--- START ---

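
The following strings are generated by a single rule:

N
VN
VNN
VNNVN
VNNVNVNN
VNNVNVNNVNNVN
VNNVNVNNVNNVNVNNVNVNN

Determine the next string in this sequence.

VNNVNVNNVNNVNVNNVNVNNVNNVNVNNVNNVN

Each term (from the third on) is the previous term followed by the one before it: term 3 = VN·N = VNN.
So term 8 is VNNVNVNNVNNVNVNNVNVNN·VNNVNVNNVNNVN.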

--- END ---

Could you copy each line above word for word?

## Result:
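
The following strings are generated by a single rule:

N
VN
VNN
VNNVN
VNNVNVNN
VNNVNVNNVNNVN
VNNVNVNNVNNVNVNNVNVNN

Determine the next string in this sequence.

VNNVNVNNVNNVNVNNVNVNNVNNVNVNNVNNVN

Each term (from the third on) is the previous term followed by the one before it: term 3 = VN·N = VNN.
So term 8 is VNNVNVNNVNNVNVNNVNVNN·VNNVNVNNVNNVN.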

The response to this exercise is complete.